PROBLEM TO WORK ON: Starting with the line containing "- Removal of" and going on through the line containing "The secretary mailed", return the lines of the data below exactly, and only those.

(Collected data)
____________________

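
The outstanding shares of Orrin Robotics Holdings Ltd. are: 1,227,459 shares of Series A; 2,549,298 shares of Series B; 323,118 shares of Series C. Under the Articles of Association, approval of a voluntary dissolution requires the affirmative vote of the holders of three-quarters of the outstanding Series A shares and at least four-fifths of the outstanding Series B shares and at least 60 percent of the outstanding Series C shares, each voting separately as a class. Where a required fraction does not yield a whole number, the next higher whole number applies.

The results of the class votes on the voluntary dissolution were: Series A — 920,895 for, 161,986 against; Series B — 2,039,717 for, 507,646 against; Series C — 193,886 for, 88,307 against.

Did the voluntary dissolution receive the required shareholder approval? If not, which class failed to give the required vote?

Series A: 3/4 of 1227459 = 920594.25, rounded up to 920595; 920,595 required, 920,895 in favor — approved.
Series B: 4/5 of 2549298 = 2039438.40, rounded up to 2039439; 2,039,439 required, 2,039,717 in favor — approved.
Series C: 3/5 of 323118 = 193870.80, rounded up to 193871; 193,871 required, 193,886 in favor — approved.

Approved — every class gave the required vote.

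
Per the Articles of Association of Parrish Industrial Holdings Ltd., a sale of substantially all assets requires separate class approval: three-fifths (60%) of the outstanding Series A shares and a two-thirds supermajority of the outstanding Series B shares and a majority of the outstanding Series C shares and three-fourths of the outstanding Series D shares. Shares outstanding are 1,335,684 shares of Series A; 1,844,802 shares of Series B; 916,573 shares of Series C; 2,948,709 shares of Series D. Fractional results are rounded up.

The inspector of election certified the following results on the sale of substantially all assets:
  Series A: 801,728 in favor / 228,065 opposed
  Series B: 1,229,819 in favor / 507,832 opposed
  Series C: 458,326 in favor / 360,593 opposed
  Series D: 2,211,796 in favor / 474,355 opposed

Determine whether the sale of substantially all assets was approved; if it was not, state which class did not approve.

Not approved — the Series B shares did not give the required vote.

Series A: 3/5 of 1335684 = 801410.40, rounded up to 801411; 801,411 required, 801,728 in favor — approved.
Series B: 2/3 of 1844802 = 1229868; 1,229,868 required, 1,229,819 in favor — not approved.
Series C: a majority of 916573 is 458287; 458,287 required, 458,326 in favor — approved.
Series D: 3/4 of 2948709 = 2211531.75, rounded up to 2211532; 2,211,532 required, 2,211,796 in favor — approved.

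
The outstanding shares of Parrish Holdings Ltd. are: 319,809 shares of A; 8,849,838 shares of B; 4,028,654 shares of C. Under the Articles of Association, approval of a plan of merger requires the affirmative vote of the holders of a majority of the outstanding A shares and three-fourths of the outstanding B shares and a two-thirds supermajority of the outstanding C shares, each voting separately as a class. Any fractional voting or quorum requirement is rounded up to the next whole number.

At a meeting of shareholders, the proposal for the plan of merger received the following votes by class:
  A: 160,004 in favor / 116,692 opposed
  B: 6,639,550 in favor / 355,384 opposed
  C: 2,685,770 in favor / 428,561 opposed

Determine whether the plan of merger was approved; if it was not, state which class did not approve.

Approved — every class gave the required vote.

A: a majority of 319809 is 159905; 159,905 required, 160,004 in favor — approved.
B: 3/4 of 8849838 = 6637378.50, rounded up to 6637379; 6,637,379 required, 6,639,550 in favor — approved.
C: 2/3 of 4028654 = 2685769.33, rounded up to 2685770; 2,685,770 required, 2,685,770 in favor — approved.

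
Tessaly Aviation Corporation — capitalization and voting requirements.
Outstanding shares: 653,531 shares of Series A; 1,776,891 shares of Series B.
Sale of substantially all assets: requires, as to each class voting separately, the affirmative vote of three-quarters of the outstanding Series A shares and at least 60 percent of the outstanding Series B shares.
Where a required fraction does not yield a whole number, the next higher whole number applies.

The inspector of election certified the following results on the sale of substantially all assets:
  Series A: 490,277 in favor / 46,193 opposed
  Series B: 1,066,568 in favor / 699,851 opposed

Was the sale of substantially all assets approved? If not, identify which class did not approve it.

Series A: 3/4 of 653531 = 490148.25, rounded up to 490149; 490,149 required, 490,277 in favor — approved.
Series B: 3/5 of 1776891 = 1066134.60, rounded up to 1066135; 1,066,135 required, 1,066,568 in favor — approved.

Approved — every class gave the required vote.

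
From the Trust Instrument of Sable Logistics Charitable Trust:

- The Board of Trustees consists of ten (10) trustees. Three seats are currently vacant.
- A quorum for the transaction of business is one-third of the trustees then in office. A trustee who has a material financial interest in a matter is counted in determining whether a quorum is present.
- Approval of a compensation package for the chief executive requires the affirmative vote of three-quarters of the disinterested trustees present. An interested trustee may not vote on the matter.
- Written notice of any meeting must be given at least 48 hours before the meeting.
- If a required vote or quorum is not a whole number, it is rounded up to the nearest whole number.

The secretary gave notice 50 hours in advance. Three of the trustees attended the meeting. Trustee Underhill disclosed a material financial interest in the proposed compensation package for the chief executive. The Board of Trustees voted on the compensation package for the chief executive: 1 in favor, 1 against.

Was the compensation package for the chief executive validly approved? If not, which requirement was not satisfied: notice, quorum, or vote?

Invalid — vote requirement not satisfied.

Notice: 50 hours given; 48 required (50 ≥ 48). Satisfied.
Quorum: 3 present (interested trustees count toward quorum); quorum is 3. Satisfied.
Vote: the compensation package for the chief executive requires three-fourths of the disinterested trustees present (3 − 1 = 2). 3/4 of 2 = 1.50, rounded up to 2, so 2 affirmative votes are needed; 1 voted in favor. Not satisfied.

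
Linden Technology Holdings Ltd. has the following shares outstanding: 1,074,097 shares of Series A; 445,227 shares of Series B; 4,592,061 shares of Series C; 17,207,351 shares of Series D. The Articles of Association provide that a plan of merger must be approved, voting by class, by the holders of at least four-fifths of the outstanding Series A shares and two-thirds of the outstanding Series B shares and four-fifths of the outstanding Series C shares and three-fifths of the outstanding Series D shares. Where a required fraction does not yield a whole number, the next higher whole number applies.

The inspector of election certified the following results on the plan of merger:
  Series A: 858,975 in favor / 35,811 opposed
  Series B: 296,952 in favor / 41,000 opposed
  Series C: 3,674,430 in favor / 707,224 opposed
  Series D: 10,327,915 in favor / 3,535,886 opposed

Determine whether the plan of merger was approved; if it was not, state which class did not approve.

Series A: 4/5 of 1074097 = 859277.60, rounded up to 859278; 859,278 required, 858,975 in favor — not approved.
Series B: 2/3 of 445227 = 296818; 296,818 required, 296,952 in favor — approved.
Series C: 4/5 of 4592061 = 3673648.80, rounded up to 3673649; 3,673,649 required, 3,674,430 in favor — approved.
Series D: 3/5 of 17207351 = 10324410.60, rounded up to 10324411; 10,324,411 required, 10,327,915 in favor — approved.

Not approved — the Series A shares did not give the required vote.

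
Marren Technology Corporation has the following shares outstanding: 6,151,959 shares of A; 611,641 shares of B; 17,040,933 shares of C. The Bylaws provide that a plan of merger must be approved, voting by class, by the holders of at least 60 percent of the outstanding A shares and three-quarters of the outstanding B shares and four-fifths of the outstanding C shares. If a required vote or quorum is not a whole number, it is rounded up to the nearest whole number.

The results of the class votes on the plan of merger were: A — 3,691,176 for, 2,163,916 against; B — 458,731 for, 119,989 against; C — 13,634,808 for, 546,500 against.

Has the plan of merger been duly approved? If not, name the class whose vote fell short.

A: 3/5 of 6151959 = 3691175.40, rounded up to 3691176; 3,691,176 required, 3,691,176 in favor — approved.
B: 3/4 of 611641 = 458730.75, rounded up to 458731; 458,731 required, 458,731 in favor — approved.
C: 4/5 of 17040933 = 13632746.40, rounded up to 13632747; 13,632,747 required, 13,634,808 in favor — approved.

Approved — every class gave the required vote.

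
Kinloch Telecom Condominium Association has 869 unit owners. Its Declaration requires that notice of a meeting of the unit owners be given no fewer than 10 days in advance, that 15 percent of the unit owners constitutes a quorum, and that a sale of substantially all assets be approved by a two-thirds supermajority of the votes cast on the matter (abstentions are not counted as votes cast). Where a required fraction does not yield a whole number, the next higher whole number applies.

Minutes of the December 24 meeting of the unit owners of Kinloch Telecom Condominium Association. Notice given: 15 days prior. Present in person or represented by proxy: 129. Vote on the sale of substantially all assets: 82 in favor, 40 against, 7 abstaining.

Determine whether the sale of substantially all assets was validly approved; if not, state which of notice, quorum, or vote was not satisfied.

Invalid — quorum requirement not satisfied.

Notice: 15 days given; 10 required. Satisfied.
Quorum: 15% of 869 = 130.35, rounded up to 131; 129 present. Not satisfied.
Vote: requires two-thirds of the votes cast (129 − 7 abstaining = 122); 2/3 of 122 = 81.33, rounded up to 82, so 82 needed; 82 in favor. Satisfied.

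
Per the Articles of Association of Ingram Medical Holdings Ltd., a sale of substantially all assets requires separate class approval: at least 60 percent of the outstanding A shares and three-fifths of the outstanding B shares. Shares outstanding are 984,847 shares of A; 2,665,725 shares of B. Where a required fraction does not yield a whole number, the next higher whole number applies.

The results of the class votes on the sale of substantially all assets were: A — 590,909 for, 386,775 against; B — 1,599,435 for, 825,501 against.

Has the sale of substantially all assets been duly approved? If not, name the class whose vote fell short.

A: 3/5 of 984847 = 590908.20, rounded up to 590909; 590,909 required, 590,909 in favor — approved.
B: 3/5 of 2665725 = 1599435; 1,599,435 required, 1,599,435 in favor — approved.

Approved — every class gave the required vote.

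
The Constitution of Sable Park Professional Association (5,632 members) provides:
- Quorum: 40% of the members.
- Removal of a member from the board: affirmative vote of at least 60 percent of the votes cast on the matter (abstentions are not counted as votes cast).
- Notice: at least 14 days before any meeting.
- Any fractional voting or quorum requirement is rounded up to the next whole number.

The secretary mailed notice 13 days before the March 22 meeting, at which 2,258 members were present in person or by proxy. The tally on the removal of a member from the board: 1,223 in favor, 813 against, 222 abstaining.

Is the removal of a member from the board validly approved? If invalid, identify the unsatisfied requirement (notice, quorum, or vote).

Invalid — notice requirement not satisfied.

Notice: 13 days given; 14 required. Not satisfied.
Quorum: 40% of 5,632 = 2,252.80, rounded up to 2,253; 2,258 present. Satisfied.
Vote: requires three-fifths of the votes cast (2,258 − 222 abstaining = 2,036); 3/5 of 2036 = 1221.60, rounded up to 1222, so 1,222 needed; 1,223 in favor. Satisfied.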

____________________

RESPONSE:
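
- Removal of a member from the board: affirmative vote of at least 60 percent of the votes cast on the matter (abstentions are not counted as votes cast).
- Notice: at least 14 days before any meeting.
- Any fractional voting or quorum requirement is rounded up to the next whole number.

The secretary mailed notice 13 days before the March 22 meeting, at which 2,258 members were present in person or by proxy. The tally on the removal of a member from the board: 1,223 in favor, 813 against, 222 abstaining.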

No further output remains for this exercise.